Stored items
┌──

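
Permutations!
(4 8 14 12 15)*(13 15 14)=(4 8 13 15)(12 14)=[0, 1, 2, 3, 8, 5, 6, 7, 13, 9, 10, 11, 14, 15, 12, 4]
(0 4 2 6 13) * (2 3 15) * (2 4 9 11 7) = (0 9 11 7 2 6 13)(3 15 4) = [9, 1, 6, 15, 3, 5, 13, 2, 8, 11, 10, 7, 12, 0, 14, 4]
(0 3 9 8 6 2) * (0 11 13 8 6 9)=[3, 1, 11, 0, 4, 5, 2, 7, 9, 6, 10, 13, 12, 8]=(0 3)(2 11 13 8 9 6)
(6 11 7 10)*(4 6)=(4 6 11 7 10)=[0, 1, 2, 3, 6, 5, 11, 10, 8, 9, 4, 7]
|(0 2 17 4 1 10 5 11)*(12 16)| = 8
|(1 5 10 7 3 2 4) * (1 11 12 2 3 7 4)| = |(1 5 10 4 11 12 2)| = 7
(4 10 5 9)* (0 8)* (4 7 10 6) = [8, 1, 2, 3, 6, 9, 4, 10, 0, 7, 5] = (0 8)(4 6)(5 9 7 10)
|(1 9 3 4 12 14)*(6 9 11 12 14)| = |(1 11 12 6 9 3 4 14)| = 8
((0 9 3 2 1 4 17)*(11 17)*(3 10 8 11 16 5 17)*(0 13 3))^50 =(1 16 17 3)(2 4 5 13) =((0 9 10 8 11)(1 4 16 5 17 13 3 2))^50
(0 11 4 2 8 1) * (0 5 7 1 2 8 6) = (0 11 4 8 2 6)(1 5 7) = [11, 5, 6, 3, 8, 7, 0, 1, 2, 9, 10, 4]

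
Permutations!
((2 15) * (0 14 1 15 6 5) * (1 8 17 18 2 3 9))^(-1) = ((0 14 8 17 18 2 6 5)(1 15 3 9))^(-1) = (0 5 6 2 18 17 8 14)(1 9 3 15)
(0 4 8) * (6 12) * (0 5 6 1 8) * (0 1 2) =[4, 8, 0, 3, 1, 6, 12, 7, 5, 9, 10, 11, 2] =(0 4 1 8 5 6 12 2)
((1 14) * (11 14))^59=((1 11 14))^59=(1 14 11)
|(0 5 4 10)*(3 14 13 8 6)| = |(0 5 4 10)(3 14 13 8 6)| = 20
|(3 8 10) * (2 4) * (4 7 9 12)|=15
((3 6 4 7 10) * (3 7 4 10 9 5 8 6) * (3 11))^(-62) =((3 11)(5 8 6 10 7 9))^(-62) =(11)(5 7 6)(8 9 10)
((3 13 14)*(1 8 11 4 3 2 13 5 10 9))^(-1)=((1 8 11 4 3 5 10 9)(2 13 14))^(-1)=(1 9 10 5 3 4 11 8)(2 14 13)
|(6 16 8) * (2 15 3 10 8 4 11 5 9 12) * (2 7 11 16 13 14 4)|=10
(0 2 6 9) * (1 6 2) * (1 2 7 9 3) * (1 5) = (0 2 7 9)(1 6 3 5) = [2, 6, 7, 5, 4, 1, 3, 9, 8, 0]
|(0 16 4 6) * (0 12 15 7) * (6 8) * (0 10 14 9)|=11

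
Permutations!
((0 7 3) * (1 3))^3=(0 3 1 7)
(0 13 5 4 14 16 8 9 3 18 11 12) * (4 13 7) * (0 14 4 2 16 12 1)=(0 7 2 16 8 9 3 18 11 1)(5 13)(12 14)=[7, 0, 16, 18, 4, 13, 6, 2, 9, 3, 10, 1, 14, 5, 12, 15, 8, 17, 11]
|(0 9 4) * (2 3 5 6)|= |(0 9 4)(2 3 5 6)|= 12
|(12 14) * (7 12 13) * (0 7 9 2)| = |(0 7 12 14 13 9 2)| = 7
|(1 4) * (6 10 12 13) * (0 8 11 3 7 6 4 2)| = 12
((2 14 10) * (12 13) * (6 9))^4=(2 14 10)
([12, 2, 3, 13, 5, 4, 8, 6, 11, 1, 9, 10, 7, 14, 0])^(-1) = [14, 9, 1, 2, 5, 4, 7, 12, 6, 10, 11, 8, 0, 3, 13]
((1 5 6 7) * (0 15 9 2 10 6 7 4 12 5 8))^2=(0 9 10 4 5 1)(2 6 12 7 8 15)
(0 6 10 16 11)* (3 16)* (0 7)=[6, 1, 2, 16, 4, 5, 10, 0, 8, 9, 3, 7, 12, 13, 14, 15, 11]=(0 6 10 3 16 11 7)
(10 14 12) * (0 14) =(0 14 12 10) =[14, 1, 2, 3, 4, 5, 6, 7, 8, 9, 0, 11, 10, 13, 12]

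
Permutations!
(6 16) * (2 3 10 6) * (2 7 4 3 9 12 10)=(2 9 12 10 6 16 7 4 3)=[0, 1, 9, 2, 3, 5, 16, 4, 8, 12, 6, 11, 10, 13, 14, 15, 7]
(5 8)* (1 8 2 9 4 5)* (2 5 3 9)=[0, 8, 2, 9, 3, 5, 6, 7, 1, 4]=(1 8)(3 9 4)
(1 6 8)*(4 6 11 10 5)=[0, 11, 2, 3, 6, 4, 8, 7, 1, 9, 5, 10]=(1 11 10 5 4 6 8)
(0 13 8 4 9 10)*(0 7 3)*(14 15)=[13, 1, 2, 0, 9, 5, 6, 3, 4, 10, 7, 11, 12, 8, 15, 14]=(0 13 8 4 9 10 7 3)(14 15)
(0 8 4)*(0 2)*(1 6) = [8, 6, 0, 3, 2, 5, 1, 7, 4] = (0 8 4 2)(1 6)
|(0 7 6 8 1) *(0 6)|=|(0 7)(1 6 8)|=6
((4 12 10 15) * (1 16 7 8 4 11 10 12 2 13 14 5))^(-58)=(1 2 16 13 7 14 8 5 4)(10 11 15)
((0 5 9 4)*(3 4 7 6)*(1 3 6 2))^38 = (0 3 2 9)(1 7 5 4)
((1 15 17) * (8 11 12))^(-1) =((1 15 17)(8 11 12))^(-1) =(1 17 15)(8 12 11)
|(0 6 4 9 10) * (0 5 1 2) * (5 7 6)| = 20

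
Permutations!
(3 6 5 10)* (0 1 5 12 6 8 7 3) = (0 1 5 10)(3 8 7)(6 12) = [1, 5, 2, 8, 4, 10, 12, 3, 7, 9, 0, 11, 6]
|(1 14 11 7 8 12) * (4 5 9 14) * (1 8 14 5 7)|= 10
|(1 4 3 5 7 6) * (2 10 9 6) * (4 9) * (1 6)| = |(1 9)(2 10 4 3 5 7)| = 6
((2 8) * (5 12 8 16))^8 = (2 12 16 8 5)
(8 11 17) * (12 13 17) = (8 11 12 13 17) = [0, 1, 2, 3, 4, 5, 6, 7, 11, 9, 10, 12, 13, 17, 14, 15, 16, 8]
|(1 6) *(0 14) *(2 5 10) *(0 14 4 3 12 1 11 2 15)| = 11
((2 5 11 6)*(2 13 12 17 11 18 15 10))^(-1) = ((2 5 18 15 10)(6 13 12 17 11))^(-1) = (2 10 15 18 5)(6 11 17 12 13)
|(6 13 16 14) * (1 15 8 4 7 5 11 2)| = 8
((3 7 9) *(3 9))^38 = (9)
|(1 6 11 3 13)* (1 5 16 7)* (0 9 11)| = 10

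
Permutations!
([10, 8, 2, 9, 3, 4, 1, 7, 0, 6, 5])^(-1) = [8, 6, 2, 4, 5, 10, 9, 7, 1, 3, 0]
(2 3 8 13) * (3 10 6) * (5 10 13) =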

└──

**WHAT IS REQUIRED**:
Print every entry exactly.

**ANSWER SECTION**:
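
Permutations!
(4 8 14 12 15)*(13 15 14)=(4 8 13 15)(12 14)=[0, 1, 2, 3, 8, 5, 6, 7, 13, 9, 10, 11, 14, 15, 12, 4]
(0 4 2 6 13) * (2 3 15) * (2 4 9 11 7) = (0 9 11 7 2 6 13)(3 15 4) = [9, 1, 6, 15, 3, 5, 13, 2, 8, 11, 10, 7, 12, 0, 14, 4]
(0 3 9 8 6 2) * (0 11 13 8 6 9)=[3, 1, 11, 0, 4, 5, 2, 7, 9, 6, 10, 13, 12, 8]=(0 3)(2 11 13 8 9 6)
(6 11 7 10)*(4 6)=(4 6 11 7 10)=[0, 1, 2, 3, 6, 5, 11, 10, 8, 9, 4, 7]
|(0 2 17 4 1 10 5 11)*(12 16)| = 8
|(1 5 10 7 3 2 4) * (1 11 12 2 3 7 4)| = |(1 5 10 4 11 12 2)| = 7
(4 10 5 9)* (0 8)* (4 7 10 6) = [8, 1, 2, 3, 6, 9, 4, 10, 0, 7, 5] = (0 8)(4 6)(5 9 7 10)
|(1 9 3 4 12 14)*(6 9 11 12 14)| = |(1 11 12 6 9 3 4 14)| = 8
((0 9 3 2 1 4 17)*(11 17)*(3 10 8 11 16 5 17)*(0 13 3))^50 =(1 16 17 3)(2 4 5 13) =((0 9 10 8 11)(1 4 16 5 17 13 3 2))^50
(0 11 4 2 8 1) * (0 5 7 1 2 8 6) = (0 11 4 8 2 6)(1 5 7) = [11, 5, 6, 3, 8, 7, 0, 1, 2, 9, 10, 4]

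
Permutations!
((2 15) * (0 14 1 15 6 5) * (1 8 17 18 2 3 9))^(-1) = ((0 14 8 17 18 2 6 5)(1 15 3 9))^(-1) = (0 5 6 2 18 17 8 14)(1 9 3 15)
(0 4 8) * (6 12) * (0 5 6 1 8) * (0 1 2) =[4, 8, 0, 3, 1, 6, 12, 7, 5, 9, 10, 11, 2] =(0 4 1 8 5 6 12 2)
((1 14) * (11 14))^59=((1 11 14))^59=(1 14 11)
|(0 5 4 10)*(3 14 13 8 6)| = |(0 5 4 10)(3 14 13 8 6)| = 20
|(3 8 10) * (2 4) * (4 7 9 12)|=15
((3 6 4 7 10) * (3 7 4 10 9 5 8 6) * (3 11))^(-62) =((3 11)(5 8 6 10 7 9))^(-62) =(11)(5 7 6)(8 9 10)
((3 13 14)*(1 8 11 4 3 2 13 5 10 9))^(-1)=((1 8 11 4 3 5 10 9)(2 13 14))^(-1)=(1 9 10 5 3 4 11 8)(2 14 13)
|(6 16 8) * (2 15 3 10 8 4 11 5 9 12) * (2 7 11 16 13 14 4)|=10
(0 2 6 9) * (1 6 2) * (1 2 7 9 3) * (1 5) = (0 2 7 9)(1 6 3 5) = [2, 6, 7, 5, 4, 1, 3, 9, 8, 0]
|(0 16 4 6) * (0 12 15 7) * (6 8) * (0 10 14 9)|=11

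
Permutations!
((0 7 3) * (1 3))^3=(0 3 1 7)
(0 13 5 4 14 16 8 9 3 18 11 12) * (4 13 7) * (0 14 4 2 16 12 1)=(0 7 2 16 8 9 3 18 11 1)(5 13)(12 14)=[7, 0, 16, 18, 4, 13, 6, 2, 9, 3, 10, 1, 14, 5, 12, 15, 8, 17, 11]
|(0 9 4) * (2 3 5 6)|= |(0 9 4)(2 3 5 6)|= 12
|(12 14) * (7 12 13) * (0 7 9 2)| = |(0 7 12 14 13 9 2)| = 7
|(1 4) * (6 10 12 13) * (0 8 11 3 7 6 4 2)| = 12
((2 14 10) * (12 13) * (6 9))^4=(2 14 10)
([12, 2, 3, 13, 5, 4, 8, 6, 11, 1, 9, 10, 7, 14, 0])^(-1) = [14, 9, 1, 2, 5, 4, 7, 12, 6, 10, 11, 8, 0, 3, 13]
((1 5 6 7) * (0 15 9 2 10 6 7 4 12 5 8))^2=(0 9 10 4 5 1)(2 6 12 7 8 15)
(0 6 10 16 11)* (3 16)* (0 7)=[6, 1, 2, 16, 4, 5, 10, 0, 8, 9, 3, 7, 12, 13, 14, 15, 11]=(0 6 10 3 16 11 7)
(10 14 12) * (0 14) =(0 14 12 10) =[14, 1, 2, 3, 4, 5, 6, 7, 8, 9, 0, 11, 10, 13, 12]

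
Permutations!
(6 16) * (2 3 10 6) * (2 7 4 3 9 12 10)=(2 9 12 10 6 16 7 4 3)=[0, 1, 9, 2, 3, 5, 16, 4, 8, 12, 6, 11, 10, 13, 14, 15, 7]
(5 8)* (1 8 2 9 4 5)* (2 5 3 9)=[0, 8, 2, 9, 3, 5, 6, 7, 1, 4]=(1 8)(3 9 4)
(1 6 8)*(4 6 11 10 5)=[0, 11, 2, 3, 6, 4, 8, 7, 1, 9, 5, 10]=(1 11 10 5 4 6 8)
(0 13 8 4 9 10)*(0 7 3)*(14 15)=[13, 1, 2, 0, 9, 5, 6, 3, 4, 10, 7, 11, 12, 8, 15, 14]=(0 13 8 4 9 10 7 3)(14 15)
(0 8 4)*(0 2)*(1 6) = [8, 6, 0, 3, 2, 5, 1, 7, 4] = (0 8 4 2)(1 6)
|(0 7 6 8 1) *(0 6)|=|(0 7)(1 6 8)|=6
((4 12 10 15) * (1 16 7 8 4 11 10 12 2 13 14 5))^(-58)=(1 2 16 13 7 14 8 5 4)(10 11 15)
((0 5 9 4)*(3 4 7 6)*(1 3 6 2))^38 = (0 3 2 9)(1 7 5 4)
((1 15 17) * (8 11 12))^(-1) =((1 15 17)(8 11 12))^(-1) =(1 17 15)(8 12 11)
|(0 6 4 9 10) * (0 5 1 2) * (5 7 6)| = 20

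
Permutations!
(3 6 5 10)* (0 1 5 12 6 8 7 3) = (0 1 5 10)(3 8 7)(6 12) = [1, 5, 2, 8, 4, 10, 12, 3, 7, 9, 0, 11, 6]
|(1 14 11 7 8 12) * (4 5 9 14) * (1 8 14 5 7)|= 10
|(1 4 3 5 7 6) * (2 10 9 6) * (4 9) * (1 6)| = |(1 9)(2 10 4 3 5 7)| = 6
((2 8) * (5 12 8 16))^8 = (2 12 16 8 5)
(8 11 17) * (12 13 17) = (8 11 12 13 17) = [0, 1, 2, 3, 4, 5, 6, 7, 11, 9, 10, 12, 13, 17, 14, 15, 16, 8]
|(1 6) *(0 14) *(2 5 10) *(0 14 4 3 12 1 11 2 15)| = 11
((2 5 11 6)*(2 13 12 17 11 18 15 10))^(-1) = ((2 5 18 15 10)(6 13 12 17 11))^(-1) = (2 10 15 18 5)(6 11 17 12 13)
|(6 13 16 14) * (1 15 8 4 7 5 11 2)| = 8
((3 7 9) *(3 9))^38 = (9)
|(1 6 11 3 13)* (1 5 16 7)* (0 9 11)| = 10

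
Permutations!
([10, 8, 2, 9, 3, 4, 1, 7, 0, 6, 5])^(-1) = [8, 6, 2, 4, 5, 10, 9, 7, 1, 3, 0]
(2 3 8 13) * (3 10 6) * (5 10 13) =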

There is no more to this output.